EXERCISE DIRECTIONS: Every line below needs to be returned exactly as written.

[Stored data]
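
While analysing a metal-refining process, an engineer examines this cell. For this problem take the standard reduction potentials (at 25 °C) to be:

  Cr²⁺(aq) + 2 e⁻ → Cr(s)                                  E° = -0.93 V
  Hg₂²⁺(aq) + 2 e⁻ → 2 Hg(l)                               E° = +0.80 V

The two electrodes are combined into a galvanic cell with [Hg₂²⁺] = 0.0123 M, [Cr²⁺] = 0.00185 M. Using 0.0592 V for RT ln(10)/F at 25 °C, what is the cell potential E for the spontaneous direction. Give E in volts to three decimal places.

Hg₂²⁺/Hg is the cathode (higher E°), Cr²⁺/Cr the anode: E°cell = +0.80 − (-0.93) = +1.73 V, n = 2.
Overall: Hg₂²⁺(aq) + Cr(s) → 2 Hg(l) + Cr²⁺(aq)
Q = [Cr²⁺] / ([Hg₂²⁺]); log Q = -0.823.
E = E° − (0.0592/n) log Q = +1.73 − (0.0592/2)(-0.823) = +1.754 V.

+1.754 V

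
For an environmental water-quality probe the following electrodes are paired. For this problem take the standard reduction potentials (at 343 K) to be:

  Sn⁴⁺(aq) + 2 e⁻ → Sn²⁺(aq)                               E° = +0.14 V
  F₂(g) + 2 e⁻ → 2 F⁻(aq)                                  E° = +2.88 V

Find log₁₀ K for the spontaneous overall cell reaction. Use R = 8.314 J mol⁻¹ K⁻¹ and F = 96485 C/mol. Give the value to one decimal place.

80.5

Cathode: F₂/F⁻; anode: Sn⁴⁺/Sn²⁺. E°cell = (+2.88) − (+0.14) = +2.74 V, with n = 2.
ΔG° = −nFE° = −RT ln K, so ln K = nFE°/(RT) = (2)(96485)(+2.74) / ((8.314)(343)) = 185.411.
log₁₀ K = 185.411 / ln 10 = 80.5.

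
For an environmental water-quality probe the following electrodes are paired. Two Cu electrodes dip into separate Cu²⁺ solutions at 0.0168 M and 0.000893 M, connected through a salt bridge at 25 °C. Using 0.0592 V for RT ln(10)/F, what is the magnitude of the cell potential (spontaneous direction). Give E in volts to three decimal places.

+0.038 V

For a concentration cell E°cell = 0. The 0.0168 M side is the cathode (reduction is favoured where [Cu²⁺] is higher).
With n = 2, E = −(0.0592/2) log([Cu²⁺]ₐₙ/[Cu²⁺]꜀ₐₜ) = −(0.0592/2) log(0.000893/0.0168) = −(0.0592/2)(-1.274) = +0.038 V.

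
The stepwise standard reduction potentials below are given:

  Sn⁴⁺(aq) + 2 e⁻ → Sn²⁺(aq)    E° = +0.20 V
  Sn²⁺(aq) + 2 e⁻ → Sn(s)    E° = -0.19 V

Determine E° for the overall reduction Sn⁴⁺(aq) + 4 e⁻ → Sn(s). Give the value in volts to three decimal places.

Adding the free-energy changes (−nFE°) of the two steps gives −n₃FE°₃ = −n₁FE°₁ − n₂FE°₂.
E°₃ = (2×+0.20 + 2×-0.19) / 4 = (+0.020) / 4 = +0.005 V.

+0.005 V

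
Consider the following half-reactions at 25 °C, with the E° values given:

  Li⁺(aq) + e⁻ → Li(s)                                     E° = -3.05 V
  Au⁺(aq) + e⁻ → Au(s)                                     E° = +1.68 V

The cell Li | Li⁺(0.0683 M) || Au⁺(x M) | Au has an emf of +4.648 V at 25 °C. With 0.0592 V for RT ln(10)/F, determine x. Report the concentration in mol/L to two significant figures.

Au⁺/Au is the cathode, Li⁺/Li the anode: E°cell = +4.73 V, n = 1.
Overall reaction: Au⁺(aq) + Li(s) → Au(s) + Li⁺(aq); Q = [Li⁺]^1/[Au⁺]^1.
From E = E° − (0.0592/n) log Q: log Q = (E° − E)·n/0.0592 = (+4.73 − (+4.648))·1/0.0592 = 1.3851.
So 1·log[Au⁺] = 1·log(0.0683) − log Q = -1.1656 − (1.3851) = -2.5507; [Au⁺] = 10^(-2.5507) ≈ 0.0028 M.

0.0028 M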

COMPLETED TASK:
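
While analysing a metal-refining process, an engineer examines this cell. For this problem take the standard reduction potentials (at 25 °C) to be:

  Cr²⁺(aq) + 2 e⁻ → Cr(s)                                  E° = -0.93 V
  Hg₂²⁺(aq) + 2 e⁻ → 2 Hg(l)                               E° = +0.80 V

The two electrodes are combined into a galvanic cell with [Hg₂²⁺] = 0.0123 M, [Cr²⁺] = 0.00185 M. Using 0.0592 V for RT ln(10)/F at 25 °C, what is the cell potential E for the spontaneous direction. Give E in volts to three decimal places.

Hg₂²⁺/Hg is the cathode (higher E°), Cr²⁺/Cr the anode: E°cell = +0.80 − (-0.93) = +1.73 V, n = 2.
Overall: Hg₂²⁺(aq) + Cr(s) → 2 Hg(l) + Cr²⁺(aq)
Q = [Cr²⁺] / ([Hg₂²⁺]); log Q = -0.823.
E = E° − (0.0592/n) log Q = +1.73 − (0.0592/2)(-0.823) = +1.754 V.

+1.754 V

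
For an environmental water-quality probe the following electrodes are paired. For this problem take the standard reduction potentials (at 343 K) to be:

  Sn⁴⁺(aq) + 2 e⁻ → Sn²⁺(aq)                               E° = +0.14 V
  F₂(g) + 2 e⁻ → 2 F⁻(aq)                                  E° = +2.88 V

Find log₁₀ K for the spontaneous overall cell reaction. Use R = 8.314 J mol⁻¹ K⁻¹ and F = 96485 C/mol. Give the value to one decimal place.

80.5

Cathode: F₂/F⁻; anode: Sn⁴⁺/Sn²⁺. E°cell = (+2.88) − (+0.14) = +2.74 V, with n = 2.
ΔG° = −nFE° = −RT ln K, so ln K = nFE°/(RT) = (2)(96485)(+2.74) / ((8.314)(343)) = 185.411.
log₁₀ K = 185.411 / ln 10 = 80.5.

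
For an environmental water-quality probe the following electrodes are paired. Two Cu electrodes dip into separate Cu²⁺ solutions at 0.0168 M and 0.000893 M, connected through a salt bridge at 25 °C. Using 0.0592 V for RT ln(10)/F, what is the magnitude of the cell potential (spontaneous direction). Give E in volts to three decimal places.

+0.038 V

For a concentration cell E°cell = 0. The 0.0168 M side is the cathode (reduction is favoured where [Cu²⁺] is higher).
With n = 2, E = −(0.0592/2) log([Cu²⁺]ₐₙ/[Cu²⁺]꜀ₐₜ) = −(0.0592/2) log(0.000893/0.0168) = −(0.0592/2)(-1.274) = +0.038 V.

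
The stepwise standard reduction potentials below are given:

  Sn⁴⁺(aq) + 2 e⁻ → Sn²⁺(aq)    E° = +0.20 V
  Sn²⁺(aq) + 2 e⁻ → Sn(s)    E° = -0.19 V

Determine E° for the overall reduction Sn⁴⁺(aq) + 4 e⁻ → Sn(s). Give the value in volts to three decimal places.

Adding the free-energy changes (−nFE°) of the two steps gives −n₃FE°₃ = −n₁FE°₁ − n₂FE°₂.
E°₃ = (2×+0.20 + 2×-0.19) / 4 = (+0.020) / 4 = +0.005 V.

+0.005 V

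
Consider the following half-reactions at 25 °C, with the E° values given:

  Li⁺(aq) + e⁻ → Li(s)                                     E° = -3.05 V
  Au⁺(aq) + e⁻ → Au(s)                                     E° = +1.68 V

The cell Li | Li⁺(0.0683 M) || Au⁺(x M) | Au has an emf of +4.648 V at 25 °C. With 0.0592 V for RT ln(10)/F, determine x. Report the concentration in mol/L to two significant figures.

Au⁺/Au is the cathode, Li⁺/Li the anode: E°cell = +4.73 V, n = 1.
Overall reaction: Au⁺(aq) + Li(s) → Au(s) + Li⁺(aq); Q = [Li⁺]^1/[Au⁺]^1.
From E = E° − (0.0592/n) log Q: log Q = (E° − E)·n/0.0592 = (+4.73 − (+4.648))·1/0.0592 = 1.3851.
So 1·log[Au⁺] = 1·log(0.0683) − log Q = -1.1656 − (1.3851) = -2.5507; [Au⁺] = 10^(-2.5507) ≈ 0.0028 M.

0.0028 M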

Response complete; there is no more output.